----- Data records -----

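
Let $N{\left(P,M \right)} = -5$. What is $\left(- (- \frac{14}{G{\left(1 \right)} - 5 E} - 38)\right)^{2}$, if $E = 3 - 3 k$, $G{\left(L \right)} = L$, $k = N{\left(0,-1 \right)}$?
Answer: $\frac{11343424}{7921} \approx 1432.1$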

-----
----- Data records -----

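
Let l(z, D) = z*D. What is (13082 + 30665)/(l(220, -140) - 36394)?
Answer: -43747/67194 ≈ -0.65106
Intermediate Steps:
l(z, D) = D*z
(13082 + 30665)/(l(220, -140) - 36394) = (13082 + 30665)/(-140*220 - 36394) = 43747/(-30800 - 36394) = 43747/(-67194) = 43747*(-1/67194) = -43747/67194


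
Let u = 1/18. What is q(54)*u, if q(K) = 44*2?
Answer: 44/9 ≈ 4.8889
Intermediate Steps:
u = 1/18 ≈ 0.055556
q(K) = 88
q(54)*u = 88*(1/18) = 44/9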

-----

In the listing above, find every line with the word "frac" and copy it.

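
Let $N{\left(P,M \right)} = -5$. What is $\left(- (- \frac{14}{G{\left(1 \right)} - 5 E} - 38)\right)^{2}$, if $E = 3 - 3 k$, $G{\left(L \right)} = L$, $k = N{\left(0,-1 \right)}$?
Answer: $\frac{11343424}{7921} \approx 1432.1$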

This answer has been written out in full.